■ Exercise objective
Would you output the entries below only from the line containing "M_4 (3×1): [15; 0; -7]" through the line containing "arrow 6→7 (4×1): [1; 0; 0; 0]", exactly as they stand and with both ends included?

■ Dataset content
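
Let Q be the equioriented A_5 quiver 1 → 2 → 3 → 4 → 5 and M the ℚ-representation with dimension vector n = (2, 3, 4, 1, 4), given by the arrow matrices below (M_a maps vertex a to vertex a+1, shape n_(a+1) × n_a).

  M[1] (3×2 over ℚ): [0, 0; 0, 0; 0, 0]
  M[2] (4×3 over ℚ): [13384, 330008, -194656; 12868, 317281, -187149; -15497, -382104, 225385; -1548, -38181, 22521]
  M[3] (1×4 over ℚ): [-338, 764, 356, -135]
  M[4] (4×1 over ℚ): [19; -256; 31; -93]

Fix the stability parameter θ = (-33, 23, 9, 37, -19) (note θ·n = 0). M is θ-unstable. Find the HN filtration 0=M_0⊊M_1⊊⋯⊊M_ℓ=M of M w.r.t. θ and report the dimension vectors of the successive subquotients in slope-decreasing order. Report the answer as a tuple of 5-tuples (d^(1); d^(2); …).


Interval decomposition of M: I[1,1]^2, I[2,2], I[2,3], I[2,5], I[3,3]^2, I[5,5]^3.
HN type (ℓ=6): μ^(1)=23; μ^(2)=16; μ^(3)=25/2; μ^(4)=9; μ^(5)=-19; μ^(6)=-33

((0, 1, 0, 0, 0); (0, 1, 1, 0, 0); (0, 1, 1, 1, 1); (0, 0, 2, 0, 0); (0, 0, 0, 0, 3); (2, 0, 0, 0, 0))


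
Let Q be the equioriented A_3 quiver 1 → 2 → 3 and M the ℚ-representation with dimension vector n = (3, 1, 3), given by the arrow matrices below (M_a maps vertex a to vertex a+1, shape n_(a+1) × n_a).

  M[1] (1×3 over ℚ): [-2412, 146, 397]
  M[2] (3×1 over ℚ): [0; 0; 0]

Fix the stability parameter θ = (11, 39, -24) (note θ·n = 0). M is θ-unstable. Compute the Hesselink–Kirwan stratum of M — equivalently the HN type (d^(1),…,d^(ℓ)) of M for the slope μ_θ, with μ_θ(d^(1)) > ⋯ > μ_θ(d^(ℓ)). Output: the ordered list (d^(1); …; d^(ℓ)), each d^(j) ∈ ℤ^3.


Via rank(M_{q-1}∘⋯∘M_p): M ≅ I[1,1]^2, I[1,2], I[3,3]^3.
μ_θ-semistable layers: μ^(1)=39; μ^(2)=11; μ^(3)=-24

((0, 1, 0); (3, 0, 0); (0, 0, 3))


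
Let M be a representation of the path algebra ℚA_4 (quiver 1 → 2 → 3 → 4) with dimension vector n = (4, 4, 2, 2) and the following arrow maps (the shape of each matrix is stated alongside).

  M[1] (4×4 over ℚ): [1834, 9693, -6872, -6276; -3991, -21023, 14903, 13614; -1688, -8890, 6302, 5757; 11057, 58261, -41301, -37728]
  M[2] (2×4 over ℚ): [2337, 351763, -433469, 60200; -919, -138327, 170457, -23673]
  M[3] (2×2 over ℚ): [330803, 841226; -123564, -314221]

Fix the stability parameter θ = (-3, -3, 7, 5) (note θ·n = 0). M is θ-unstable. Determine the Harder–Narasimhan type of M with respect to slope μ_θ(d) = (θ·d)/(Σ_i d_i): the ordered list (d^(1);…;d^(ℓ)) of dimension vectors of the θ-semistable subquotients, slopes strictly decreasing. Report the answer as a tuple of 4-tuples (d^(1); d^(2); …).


Via rank(M_{q-1}∘⋯∘M_p): M ≅ I[1,1], I[1,2], I[1,4]^2, I[2,2].
μ_θ-semistable layers: μ^(1)=6; μ^(2)=-3

((0, 0, 2, 2); (4, 4, 0, 0))


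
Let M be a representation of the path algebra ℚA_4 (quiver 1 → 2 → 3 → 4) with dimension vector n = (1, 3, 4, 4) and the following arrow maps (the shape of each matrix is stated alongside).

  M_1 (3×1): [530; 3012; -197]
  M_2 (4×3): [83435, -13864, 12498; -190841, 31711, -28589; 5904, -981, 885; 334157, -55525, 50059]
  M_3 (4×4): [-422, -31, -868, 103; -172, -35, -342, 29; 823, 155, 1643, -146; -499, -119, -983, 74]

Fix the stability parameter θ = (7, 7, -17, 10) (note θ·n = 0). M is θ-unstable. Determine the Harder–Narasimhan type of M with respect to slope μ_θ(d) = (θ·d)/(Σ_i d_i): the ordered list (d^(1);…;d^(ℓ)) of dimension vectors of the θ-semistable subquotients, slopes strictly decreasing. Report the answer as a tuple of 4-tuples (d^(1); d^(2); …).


Interval decomposition of M: I[1,3], I[2,2], I[2,3], I[3,4]^2, I[4,4]^2.
HN type (ℓ=5): μ^(1)=10; μ^(2)=7; μ^(3)=-1; μ^(4)=-5; μ^(5)=-17

((0, 0, 0, 4); (0, 1, 0, 0); (1, 1, 1, 0); (0, 1, 1, 0); (0, 0, 2, 0))


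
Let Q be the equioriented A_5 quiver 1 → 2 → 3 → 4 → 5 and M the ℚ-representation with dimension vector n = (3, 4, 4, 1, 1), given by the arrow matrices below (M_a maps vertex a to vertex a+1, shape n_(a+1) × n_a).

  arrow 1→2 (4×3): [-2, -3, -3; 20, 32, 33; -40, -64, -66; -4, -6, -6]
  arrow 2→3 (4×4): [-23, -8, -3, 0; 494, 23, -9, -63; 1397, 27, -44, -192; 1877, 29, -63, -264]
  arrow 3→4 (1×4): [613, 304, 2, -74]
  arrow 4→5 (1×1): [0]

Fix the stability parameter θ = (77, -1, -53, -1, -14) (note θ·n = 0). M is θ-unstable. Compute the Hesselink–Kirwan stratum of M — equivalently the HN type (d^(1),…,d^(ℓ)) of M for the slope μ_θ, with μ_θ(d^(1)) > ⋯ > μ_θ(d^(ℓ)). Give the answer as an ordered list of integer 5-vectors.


Via rank(M_{q-1}∘⋯∘M_p): M ≅ I[1,1], I[1,3], I[1,4], I[2,3]^2, I[5,5].
μ_θ-semistable layers: μ^(1)=77; μ^(2)=23/3; μ^(3)=11/2; μ^(4)=-14; μ^(5)=-27

((1, 0, 0, 0, 0); (1, 1, 1, 0, 0); (1, 1, 1, 1, 0); (0, 0, 0, 0, 1); (0, 2, 2, 0, 0))


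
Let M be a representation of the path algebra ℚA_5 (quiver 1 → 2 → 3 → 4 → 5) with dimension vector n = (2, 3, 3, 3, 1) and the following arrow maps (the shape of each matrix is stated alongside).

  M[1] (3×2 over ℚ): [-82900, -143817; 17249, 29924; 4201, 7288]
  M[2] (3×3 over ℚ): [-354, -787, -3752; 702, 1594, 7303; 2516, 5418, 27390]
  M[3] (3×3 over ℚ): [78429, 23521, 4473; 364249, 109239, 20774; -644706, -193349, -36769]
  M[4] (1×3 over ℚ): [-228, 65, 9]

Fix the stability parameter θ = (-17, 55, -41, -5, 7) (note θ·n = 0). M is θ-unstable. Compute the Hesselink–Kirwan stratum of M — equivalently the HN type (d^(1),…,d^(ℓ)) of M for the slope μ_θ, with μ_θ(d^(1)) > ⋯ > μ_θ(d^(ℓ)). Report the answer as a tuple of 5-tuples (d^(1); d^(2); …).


Interval decomposition of M: I[1,4], I[1,5], I[2,4].
HN type (ℓ=3): μ^(1)=7; μ^(2)=3; μ^(3)=-17

((0, 0, 0, 0, 1); (0, 3, 3, 3, 0); (2, 0, 0, 0, 0))


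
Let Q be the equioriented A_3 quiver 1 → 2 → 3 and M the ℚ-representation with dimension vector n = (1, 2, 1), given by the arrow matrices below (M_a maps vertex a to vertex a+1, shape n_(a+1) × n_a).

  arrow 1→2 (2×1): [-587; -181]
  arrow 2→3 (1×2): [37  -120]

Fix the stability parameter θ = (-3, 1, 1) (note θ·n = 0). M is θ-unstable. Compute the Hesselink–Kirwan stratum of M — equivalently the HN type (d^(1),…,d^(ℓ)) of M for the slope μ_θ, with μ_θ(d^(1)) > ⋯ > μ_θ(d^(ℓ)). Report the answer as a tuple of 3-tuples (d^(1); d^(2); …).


Barcode: M ≅ I[1,3], I[2,2]. HN layers by μ_θ (2 steps, strictly decreasing):
  μ^(1)=1; μ^(2)=-3

((0, 2, 1); (1, 0, 0))


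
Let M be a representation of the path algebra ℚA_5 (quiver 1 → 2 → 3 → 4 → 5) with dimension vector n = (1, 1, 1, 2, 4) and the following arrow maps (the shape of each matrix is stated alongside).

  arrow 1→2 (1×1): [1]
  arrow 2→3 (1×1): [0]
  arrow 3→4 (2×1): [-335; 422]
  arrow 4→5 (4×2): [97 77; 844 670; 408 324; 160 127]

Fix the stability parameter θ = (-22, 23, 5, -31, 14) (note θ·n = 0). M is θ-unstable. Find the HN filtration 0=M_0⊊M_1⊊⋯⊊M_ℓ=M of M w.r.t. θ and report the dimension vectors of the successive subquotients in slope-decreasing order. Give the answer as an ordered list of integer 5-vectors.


Barcode: M ≅ I[1,2], I[3,5], I[4,5], I[5,5]^2. HN layers by μ_θ (5 steps, strictly decreasing):
  μ^(1)=23; μ^(2)=14; μ^(3)=-13; μ^(4)=-22; μ^(5)=-31

((0, 1, 0, 0, 0); (0, 0, 0, 0, 4); (0, 0, 1, 1, 0); (1, 0, 0, 0, 0); (0, 0, 0, 1, 0))


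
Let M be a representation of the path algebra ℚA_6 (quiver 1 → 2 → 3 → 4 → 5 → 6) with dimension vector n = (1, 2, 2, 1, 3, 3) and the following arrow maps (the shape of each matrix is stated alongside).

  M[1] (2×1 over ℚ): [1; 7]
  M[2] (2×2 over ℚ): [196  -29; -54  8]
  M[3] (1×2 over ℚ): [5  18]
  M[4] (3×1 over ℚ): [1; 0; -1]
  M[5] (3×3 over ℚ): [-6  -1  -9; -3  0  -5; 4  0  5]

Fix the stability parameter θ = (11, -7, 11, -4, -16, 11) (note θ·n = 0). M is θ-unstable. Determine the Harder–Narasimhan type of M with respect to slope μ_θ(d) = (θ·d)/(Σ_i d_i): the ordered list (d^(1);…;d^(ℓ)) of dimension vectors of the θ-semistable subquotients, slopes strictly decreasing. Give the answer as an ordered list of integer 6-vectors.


Via rank(M_{q-1}∘⋯∘M_p): M ≅ I[1,6], I[2,3], I[5,6]^2.
μ_θ-semistable layers: μ^(1)=11; μ^(2)=-1; μ^(3)=-7; μ^(4)=-16

((0, 0, 1, 0, 0, 3); (1, 1, 1, 1, 1, 0); (0, 1, 0, 0, 0, 0); (0, 0, 0, 0, 2, 0))


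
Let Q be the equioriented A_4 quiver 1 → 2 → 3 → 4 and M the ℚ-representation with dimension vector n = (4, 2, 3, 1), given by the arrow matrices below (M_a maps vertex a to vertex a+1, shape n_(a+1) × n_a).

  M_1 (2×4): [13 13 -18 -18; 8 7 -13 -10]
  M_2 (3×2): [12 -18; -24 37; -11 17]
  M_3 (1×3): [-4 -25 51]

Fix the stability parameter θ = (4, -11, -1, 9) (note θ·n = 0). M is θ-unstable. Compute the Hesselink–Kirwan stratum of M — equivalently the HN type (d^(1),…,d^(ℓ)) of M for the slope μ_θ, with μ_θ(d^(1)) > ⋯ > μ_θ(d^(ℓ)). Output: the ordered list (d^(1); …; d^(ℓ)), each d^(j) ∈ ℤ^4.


Interval decomposition of M: I[1,1]^2, I[1,3], I[1,4], I[3,3].
HN type (ℓ=4): μ^(1)=9; μ^(2)=4; μ^(3)=-1; μ^(4)=-7/2

((0, 0, 0, 1); (2, 0, 0, 0); (0, 0, 3, 0); (2, 2, 0, 0))


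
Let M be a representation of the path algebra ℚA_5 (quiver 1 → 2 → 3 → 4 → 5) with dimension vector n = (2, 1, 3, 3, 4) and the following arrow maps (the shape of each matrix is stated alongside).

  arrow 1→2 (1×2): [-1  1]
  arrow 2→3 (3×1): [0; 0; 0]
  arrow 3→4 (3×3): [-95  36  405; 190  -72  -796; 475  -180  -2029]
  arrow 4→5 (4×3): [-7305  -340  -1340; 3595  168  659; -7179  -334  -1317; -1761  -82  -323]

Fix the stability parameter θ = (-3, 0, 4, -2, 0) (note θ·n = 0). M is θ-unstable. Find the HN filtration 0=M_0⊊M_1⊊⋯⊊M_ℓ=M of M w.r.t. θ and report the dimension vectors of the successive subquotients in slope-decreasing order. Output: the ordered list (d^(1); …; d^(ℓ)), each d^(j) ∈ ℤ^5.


Interval decomposition of M: I[1,1], I[1,2], I[3,3], I[3,5]^2, I[4,5], I[5,5].
HN type (ℓ=5): μ^(1)=4; μ^(2)=2/3; μ^(3)=0; μ^(4)=-2; μ^(5)=-3

((0, 0, 1, 0, 0); (0, 0, 2, 2, 2); (0, 1, 0, 0, 2); (0, 0, 0, 1, 0); (2, 0, 0, 0, 0))


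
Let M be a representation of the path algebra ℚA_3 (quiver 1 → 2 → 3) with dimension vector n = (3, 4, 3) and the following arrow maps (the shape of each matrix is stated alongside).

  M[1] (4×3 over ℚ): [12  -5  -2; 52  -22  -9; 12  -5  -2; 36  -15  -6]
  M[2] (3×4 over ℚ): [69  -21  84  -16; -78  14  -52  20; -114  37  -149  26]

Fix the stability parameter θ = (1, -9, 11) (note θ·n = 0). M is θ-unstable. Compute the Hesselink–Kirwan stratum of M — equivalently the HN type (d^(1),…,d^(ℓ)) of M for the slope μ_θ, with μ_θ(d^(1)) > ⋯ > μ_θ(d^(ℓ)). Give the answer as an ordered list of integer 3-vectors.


Interval decomposition of M: I[1,1], I[1,2], I[1,3], I[2,3]^2.
HN type (ℓ=4): μ^(1)=11; μ^(2)=1; μ^(3)=-4; μ^(4)=-9

((0, 0, 3); (1, 0, 0); (2, 2, 0); (0, 2, 0))


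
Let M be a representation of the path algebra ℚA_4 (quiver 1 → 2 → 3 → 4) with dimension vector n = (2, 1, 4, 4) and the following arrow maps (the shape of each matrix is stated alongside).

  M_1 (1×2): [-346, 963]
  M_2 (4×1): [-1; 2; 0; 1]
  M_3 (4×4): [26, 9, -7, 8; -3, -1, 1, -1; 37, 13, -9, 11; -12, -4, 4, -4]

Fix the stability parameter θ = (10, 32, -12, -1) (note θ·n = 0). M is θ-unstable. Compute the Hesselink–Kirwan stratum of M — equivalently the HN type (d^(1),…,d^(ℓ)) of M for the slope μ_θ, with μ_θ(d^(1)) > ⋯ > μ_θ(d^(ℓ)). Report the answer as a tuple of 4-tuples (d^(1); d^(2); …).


Interval decomposition of M: I[1,1], I[1,3], I[3,3], I[3,4]^2, I[4,4]^2.
HN type (ℓ=3): μ^(1)=10; μ^(2)=-1; μ^(3)=-12

((2, 1, 1, 0); (0, 0, 0, 4); (0, 0, 3, 0))


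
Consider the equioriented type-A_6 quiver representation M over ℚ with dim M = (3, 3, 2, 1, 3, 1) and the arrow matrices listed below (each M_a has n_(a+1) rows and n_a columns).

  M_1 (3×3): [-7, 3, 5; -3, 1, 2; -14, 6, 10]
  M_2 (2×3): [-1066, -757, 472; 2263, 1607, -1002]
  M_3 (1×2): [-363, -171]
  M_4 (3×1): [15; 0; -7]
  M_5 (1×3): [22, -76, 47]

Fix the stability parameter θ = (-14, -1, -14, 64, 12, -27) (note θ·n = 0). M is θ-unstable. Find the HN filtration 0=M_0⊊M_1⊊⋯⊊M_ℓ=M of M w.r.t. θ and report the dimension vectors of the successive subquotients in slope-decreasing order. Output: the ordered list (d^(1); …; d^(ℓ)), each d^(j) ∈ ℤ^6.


Barcode: M ≅ I[1,1], I[1,3], I[1,6], I[2,2], I[5,5]^2. HN layers by μ_θ (5 steps, strictly decreasing):
  μ^(1)=49/3; μ^(2)=12; μ^(3)=-1; μ^(4)=-15/2; μ^(5)=-14

((0, 0, 0, 1, 1, 1); (0, 0, 0, 0, 2, 0); (0, 1, 0, 0, 0, 0); (0, 2, 2, 0, 0, 0); (3, 0, 0, 0, 0, 0))


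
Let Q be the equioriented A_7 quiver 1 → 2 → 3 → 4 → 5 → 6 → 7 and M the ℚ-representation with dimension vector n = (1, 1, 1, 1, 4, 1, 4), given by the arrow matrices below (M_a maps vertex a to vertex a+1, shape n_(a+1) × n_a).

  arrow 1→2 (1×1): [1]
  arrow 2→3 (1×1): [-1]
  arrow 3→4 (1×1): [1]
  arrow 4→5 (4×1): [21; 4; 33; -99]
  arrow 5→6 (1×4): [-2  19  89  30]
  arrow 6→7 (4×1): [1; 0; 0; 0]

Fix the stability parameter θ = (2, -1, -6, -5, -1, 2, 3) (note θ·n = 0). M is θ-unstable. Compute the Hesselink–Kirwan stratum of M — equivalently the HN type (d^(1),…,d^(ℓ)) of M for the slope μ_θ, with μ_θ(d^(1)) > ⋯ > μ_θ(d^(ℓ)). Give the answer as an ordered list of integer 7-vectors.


Via rank(M_{q-1}∘⋯∘M_p): M ≅ I[1,7], I[5,5]^3, I[7,7]^3.
μ_θ-semistable layers: μ^(1)=3; μ^(2)=2; μ^(3)=-1; μ^(4)=-5/2

((0, 0, 0, 0, 0, 0, 4); (0, 0, 0, 0, 0, 1, 0); (0, 0, 0, 0, 4, 0, 0); (1, 1, 1, 1, 0, 0, 0))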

■ Exercise response
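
  M_4 (3×1): [15; 0; -7]
  M_5 (1×3): [22, -76, 47]

Fix the stability parameter θ = (-14, -1, -14, 64, 12, -27) (note θ·n = 0). M is θ-unstable. Find the HN filtration 0=M_0⊊M_1⊊⋯⊊M_ℓ=M of M w.r.t. θ and report the dimension vectors of the successive subquotients in slope-decreasing order. Output: the ordered list (d^(1); …; d^(ℓ)), each d^(j) ∈ ℤ^6.


Barcode: M ≅ I[1,1], I[1,3], I[1,6], I[2,2], I[5,5]^2. HN layers by μ_θ (5 steps, strictly decreasing):
  μ^(1)=49/3; μ^(2)=12; μ^(3)=-1; μ^(4)=-15/2; μ^(5)=-14

((0, 0, 0, 1, 1, 1); (0, 0, 0, 0, 2, 0); (0, 1, 0, 0, 0, 0); (0, 2, 2, 0, 0, 0); (3, 0, 0, 0, 0, 0))


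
Let Q be the equioriented A_7 quiver 1 → 2 → 3 → 4 → 5 → 6 → 7 and M the ℚ-representation with dimension vector n = (1, 1, 1, 1, 4, 1, 4), given by the arrow matrices below (M_a maps vertex a to vertex a+1, shape n_(a+1) × n_a).

  arrow 1→2 (1×1): [1]
  arrow 2→3 (1×1): [-1]
  arrow 3→4 (1×1): [1]
  arrow 4→5 (4×1): [21; 4; 33; -99]
  arrow 5→6 (1×4): [-2  19  89  30]
  arrow 6→7 (4×1): [1; 0; 0; 0]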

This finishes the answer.